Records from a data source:
=== Begin Enclosure ===

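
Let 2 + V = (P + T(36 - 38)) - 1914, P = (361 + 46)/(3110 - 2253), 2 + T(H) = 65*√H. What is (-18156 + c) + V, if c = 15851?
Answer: -3618704/857 + 65*I*√2 ≈ -4222.5 + 91.924*I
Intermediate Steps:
T(H) = -2 + 65*√H
P = 407/857 ≈ 0.47491
V = -1643319/857 + 65*I*√2 (V = -2 + ((407/857 + (-2 + 65*√(36 - 38))) - 1914) = -2 + ((407/857 + (-2 + 65*√(-2))) - 1914) = -2 + ((407/857 + (-2 + 65*(I*√2))) - 1914) = -2 + ((407/857 + (-2 + 65*I*√2)) - 1914) = -2 + ((-1307/857 + 65*I*√2) - 1914) = -2 + (-1641605/857 + 65*I*√2) = -1643319/857 + 65*I*√2 ≈ -1917.5 + 91.924*I)
(-18156 + c) + V = (-18156 + 15851) + (-1643319/857 + 65*I*√2) = -2305 + (-1643319/857 + 65*I*√2) = -3618704/857 + 65*I*√2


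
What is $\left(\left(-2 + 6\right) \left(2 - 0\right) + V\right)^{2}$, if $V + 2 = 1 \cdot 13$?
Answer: $361$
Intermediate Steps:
$V = 11$ ($V = -2 + 1 \cdot 13 = -2 + 13 = 11$)
$\left(\left(-2 + 6\right) \left(2 - 0\right) + V\right)^{2} = \left(\left(-2 + 6\right) \left(2 - 0\right) + 11\right)^{2} = \left(4 \left(2 + 0\right) + 11\right)^{2} = \left(4 \cdot 2 + 11\right)^{2} = \left(8 + 11\right)^{2} = 19^{2} = 361$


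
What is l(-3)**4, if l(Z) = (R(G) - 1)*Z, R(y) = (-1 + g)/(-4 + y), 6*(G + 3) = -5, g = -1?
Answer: 121550625/4879681 ≈ 24.910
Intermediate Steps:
G = -23/6 (G = -3 + (1/6)*(-5) = -3 - 5/6 = -23/6 ≈ -3.8333)
R(y) = -2/(-4 + y) (R(y) = (-1 - 1)/(-4 + y) = -2/(-4 + y))
l(Z) = -35*Z/47 (l(Z) = (-2/(-4 - 23/6) - 1)*Z = (-2/(-47/6) - 1)*Z = (-2*(-6/47) - 1)*Z = (12/47 - 1)*Z = -35*Z/47)
l(-3)**4 = (-35/47*(-3))**4 = (105/47)**4 = 121550625/4879681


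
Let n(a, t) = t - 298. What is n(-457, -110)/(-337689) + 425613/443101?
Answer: 47968537855/49876777863 ≈ 0.96174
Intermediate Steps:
n(a, t) = -298 + t
n(-457, -110)/(-337689) + 425613/443101 = (-298 - 110)/(-337689) + 425613/443101 = -408*(-1/337689) + 425613*(1/443101) = 136/112563 + 425613/443101 = 47968537855/49876777863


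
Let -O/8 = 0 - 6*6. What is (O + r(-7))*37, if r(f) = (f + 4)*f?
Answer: 11433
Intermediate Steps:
r(f) = f*(4 + f) (r(f) = (4 + f)*f = f*(4 + f))
O = 288 (O = -8*(0 - 6*6) = -8*(0 - 36) = -8*(-36) = 288)
(O + r(-7))*37 = (288 - 7*(4 - 7))*37 = (288 - 7*(-3))*37 = (288 + 21)*37 = 309*37 = 11433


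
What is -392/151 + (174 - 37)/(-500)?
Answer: -216687/75500 ≈ -2.8700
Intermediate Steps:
-392/151 + (174 - 37)/(-500) = -392*1/151 + 137*(-1/500) = -392/151 - 137/500 = -216687/75500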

=== End Enclosure ===

• _ACTIVITY_:
Set down again, word for word, the stretch of records from the line with "Answer: $361$" to the line with "Answer: 47968537855/49876777863 ≈ 0.96174", both of those lines included.

• _TASK ANSWER_:
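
Answer: $361$
Intermediate Steps:
$V = 11$ ($V = -2 + 1 \cdot 13 = -2 + 13 = 11$)
$\left(\left(-2 + 6\right) \left(2 - 0\right) + V\right)^{2} = \left(\left(-2 + 6\right) \left(2 - 0\right) + 11\right)^{2} = \left(4 \left(2 + 0\right) + 11\right)^{2} = \left(4 \cdot 2 + 11\right)^{2} = \left(8 + 11\right)^{2} = 19^{2} = 361$


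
What is l(-3)**4, if l(Z) = (R(G) - 1)*Z, R(y) = (-1 + g)/(-4 + y), 6*(G + 3) = -5, g = -1?
Answer: 121550625/4879681 ≈ 24.910
Intermediate Steps:
G = -23/6 (G = -3 + (1/6)*(-5) = -3 - 5/6 = -23/6 ≈ -3.8333)
R(y) = -2/(-4 + y) (R(y) = (-1 - 1)/(-4 + y) = -2/(-4 + y))
l(Z) = -35*Z/47 (l(Z) = (-2/(-4 - 23/6) - 1)*Z = (-2/(-47/6) - 1)*Z = (-2*(-6/47) - 1)*Z = (12/47 - 1)*Z = -35*Z/47)
l(-3)**4 = (-35/47*(-3))**4 = (105/47)**4 = 121550625/4879681


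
Let n(a, t) = t - 298. What is n(-457, -110)/(-337689) + 425613/443101?
Answer: 47968537855/49876777863 ≈ 0.96174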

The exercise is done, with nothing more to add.